- **How to complete this task**:
Write back every record verbatim.

- **Source material**:
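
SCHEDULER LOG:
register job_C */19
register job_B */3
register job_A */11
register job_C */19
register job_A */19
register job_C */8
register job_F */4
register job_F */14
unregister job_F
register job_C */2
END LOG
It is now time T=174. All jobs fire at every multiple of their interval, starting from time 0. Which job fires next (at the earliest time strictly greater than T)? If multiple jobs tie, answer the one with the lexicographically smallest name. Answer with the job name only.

Op 1: register job_C */19 -> active={job_C:*/19}
Op 2: register job_B */3 -> active={job_B:*/3, job_C:*/19}
Op 3: register job_A */11 -> active={job_A:*/11, job_B:*/3, job_C:*/19}
Op 4: register job_C */19 -> active={job_A:*/11, job_B:*/3, job_C:*/19}
Op 5: register job_A */19 -> active={job_A:*/19, job_B:*/3, job_C:*/19}
Op 6: register job_C */8 -> active={job_A:*/19, job_B:*/3, job_C:*/8}
Op 7: register job_F */4 -> active={job_A:*/19, job_B:*/3, job_C:*/8, job_F:*/4}
Op 8: register job_F */14 -> active={job_A:*/19, job_B:*/3, job_C:*/8, job_F:*/14}
Op 9: unregister job_F -> active={job_A:*/19, job_B:*/3, job_C:*/8}
Op 10: register job_C */2 -> active={job_A:*/19, job_B:*/3, job_C:*/2}
  job_A: interval 19, next fire after T=174 is 190
  job_B: interval 3, next fire after T=174 is 177
  job_C: interval 2, next fire after T=174 is 176
Earliest = 176, winner (lex tiebreak) = job_C

Answer: job_C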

- **Exercise response**:
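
SCHEDULER LOG:
register job_C */19
register job_B */3
register job_A */11
register job_C */19
register job_A */19
register job_C */8
register job_F */4
register job_F */14
unregister job_F
register job_C */2
END LOG
It is now time T=174. All jobs fire at every multiple of their interval, starting from time 0. Which job fires next (at the earliest time strictly greater than T)? If multiple jobs tie, answer the one with the lexicographically smallest name. Answer with the job name only.

Op 1: register job_C */19 -> active={job_C:*/19}
Op 2: register job_B */3 -> active={job_B:*/3, job_C:*/19}
Op 3: register job_A */11 -> active={job_A:*/11, job_B:*/3, job_C:*/19}
Op 4: register job_C */19 -> active={job_A:*/11, job_B:*/3, job_C:*/19}
Op 5: register job_A */19 -> active={job_A:*/19, job_B:*/3, job_C:*/19}
Op 6: register job_C */8 -> active={job_A:*/19, job_B:*/3, job_C:*/8}
Op 7: register job_F */4 -> active={job_A:*/19, job_B:*/3, job_C:*/8, job_F:*/4}
Op 8: register job_F */14 -> active={job_A:*/19, job_B:*/3, job_C:*/8, job_F:*/14}
Op 9: unregister job_F -> active={job_A:*/19, job_B:*/3, job_C:*/8}
Op 10: register job_C */2 -> active={job_A:*/19, job_B:*/3, job_C:*/2}
  job_A: interval 19, next fire after T=174 is 190
  job_B: interval 3, next fire after T=174 is 177
  job_C: interval 2, next fire after T=174 is 176
Earliest = 176, winner (lex tiebreak) = job_C

Answer: job_C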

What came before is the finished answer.